= WHAT YOU HAVE TO DO =
Once the line holding "A feed of 598" is found in the listing below, write it out and each later line exactly, up to and including the one holding "A feed of 854".

= INFORMATION =

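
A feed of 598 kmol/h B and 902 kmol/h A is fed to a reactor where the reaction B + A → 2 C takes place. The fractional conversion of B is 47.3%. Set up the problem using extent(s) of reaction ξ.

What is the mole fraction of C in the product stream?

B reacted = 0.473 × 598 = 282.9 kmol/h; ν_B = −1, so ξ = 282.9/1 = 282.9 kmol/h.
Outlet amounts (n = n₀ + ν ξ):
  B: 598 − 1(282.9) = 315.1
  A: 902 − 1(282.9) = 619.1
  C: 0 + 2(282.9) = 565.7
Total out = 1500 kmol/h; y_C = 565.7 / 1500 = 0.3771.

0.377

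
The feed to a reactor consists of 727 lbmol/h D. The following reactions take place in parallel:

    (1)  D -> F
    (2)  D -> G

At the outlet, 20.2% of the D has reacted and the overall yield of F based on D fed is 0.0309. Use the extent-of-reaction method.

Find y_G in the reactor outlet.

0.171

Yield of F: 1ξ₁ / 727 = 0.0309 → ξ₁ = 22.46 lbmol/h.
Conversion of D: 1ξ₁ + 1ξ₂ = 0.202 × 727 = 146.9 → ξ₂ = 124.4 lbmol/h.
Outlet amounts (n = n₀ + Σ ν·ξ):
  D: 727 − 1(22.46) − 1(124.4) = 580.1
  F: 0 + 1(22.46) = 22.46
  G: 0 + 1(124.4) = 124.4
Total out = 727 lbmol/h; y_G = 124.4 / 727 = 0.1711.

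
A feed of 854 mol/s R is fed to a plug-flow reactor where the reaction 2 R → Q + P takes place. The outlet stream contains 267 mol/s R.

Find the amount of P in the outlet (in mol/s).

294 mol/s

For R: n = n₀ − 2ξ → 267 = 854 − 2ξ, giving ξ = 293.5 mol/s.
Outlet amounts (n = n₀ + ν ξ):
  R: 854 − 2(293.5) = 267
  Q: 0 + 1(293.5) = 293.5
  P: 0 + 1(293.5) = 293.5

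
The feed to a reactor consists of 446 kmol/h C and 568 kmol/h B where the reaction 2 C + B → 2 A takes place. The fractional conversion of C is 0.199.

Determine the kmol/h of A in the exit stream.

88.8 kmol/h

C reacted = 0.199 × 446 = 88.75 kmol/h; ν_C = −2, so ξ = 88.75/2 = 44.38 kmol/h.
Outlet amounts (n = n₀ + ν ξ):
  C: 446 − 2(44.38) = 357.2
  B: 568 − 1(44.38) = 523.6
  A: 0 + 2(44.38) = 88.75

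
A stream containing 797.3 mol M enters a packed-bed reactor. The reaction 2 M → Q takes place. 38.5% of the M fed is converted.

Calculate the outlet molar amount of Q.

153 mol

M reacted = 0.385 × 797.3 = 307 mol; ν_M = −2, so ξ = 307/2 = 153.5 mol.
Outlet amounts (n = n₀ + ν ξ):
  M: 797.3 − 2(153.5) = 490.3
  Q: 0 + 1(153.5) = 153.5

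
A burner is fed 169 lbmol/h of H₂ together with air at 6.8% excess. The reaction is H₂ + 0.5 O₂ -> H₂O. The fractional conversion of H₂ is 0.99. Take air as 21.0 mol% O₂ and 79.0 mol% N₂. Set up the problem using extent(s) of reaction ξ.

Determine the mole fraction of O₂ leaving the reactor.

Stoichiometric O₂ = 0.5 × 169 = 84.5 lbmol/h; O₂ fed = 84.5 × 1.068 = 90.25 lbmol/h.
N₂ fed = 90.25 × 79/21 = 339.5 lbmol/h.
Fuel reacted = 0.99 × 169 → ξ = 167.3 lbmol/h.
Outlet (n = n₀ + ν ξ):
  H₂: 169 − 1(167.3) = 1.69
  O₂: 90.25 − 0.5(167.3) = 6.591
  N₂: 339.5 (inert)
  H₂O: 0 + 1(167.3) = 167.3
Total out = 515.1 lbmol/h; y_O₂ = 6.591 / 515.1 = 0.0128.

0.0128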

* * *

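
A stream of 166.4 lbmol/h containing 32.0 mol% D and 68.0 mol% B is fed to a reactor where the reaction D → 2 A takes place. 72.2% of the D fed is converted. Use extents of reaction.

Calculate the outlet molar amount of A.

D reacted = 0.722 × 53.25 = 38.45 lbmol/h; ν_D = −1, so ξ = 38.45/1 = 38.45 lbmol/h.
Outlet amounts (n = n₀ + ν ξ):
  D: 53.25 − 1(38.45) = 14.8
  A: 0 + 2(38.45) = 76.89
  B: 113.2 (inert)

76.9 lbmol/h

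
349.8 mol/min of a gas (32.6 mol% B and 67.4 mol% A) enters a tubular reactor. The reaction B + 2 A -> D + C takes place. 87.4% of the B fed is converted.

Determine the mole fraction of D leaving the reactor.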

= EXERCISE RESULT =
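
A feed of 598 kmol/h B and 902 kmol/h A is fed to a reactor where the reaction B + A → 2 C takes place. The fractional conversion of B is 47.3%. Set up the problem using extent(s) of reaction ξ.

What is the mole fraction of C in the product stream?

B reacted = 0.473 × 598 = 282.9 kmol/h; ν_B = −1, so ξ = 282.9/1 = 282.9 kmol/h.
Outlet amounts (n = n₀ + ν ξ):
  B: 598 − 1(282.9) = 315.1
  A: 902 − 1(282.9) = 619.1
  C: 0 + 2(282.9) = 565.7
Total out = 1500 kmol/h; y_C = 565.7 / 1500 = 0.3771.

0.377

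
The feed to a reactor consists of 727 lbmol/h D. The following reactions take place in parallel:

    (1)  D -> F
    (2)  D -> G

At the outlet, 20.2% of the D has reacted and the overall yield of F based on D fed is 0.0309. Use the extent-of-reaction method.

Find y_G in the reactor outlet.

0.171

Yield of F: 1ξ₁ / 727 = 0.0309 → ξ₁ = 22.46 lbmol/h.
Conversion of D: 1ξ₁ + 1ξ₂ = 0.202 × 727 = 146.9 → ξ₂ = 124.4 lbmol/h.
Outlet amounts (n = n₀ + Σ ν·ξ):
  D: 727 − 1(22.46) − 1(124.4) = 580.1
  F: 0 + 1(22.46) = 22.46
  G: 0 + 1(124.4) = 124.4
Total out = 727 lbmol/h; y_G = 124.4 / 727 = 0.1711.

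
A feed of 854 mol/s R is fed to a plug-flow reactor where the reaction 2 R → Q + P takes place. The outlet stream contains 267 mol/s R.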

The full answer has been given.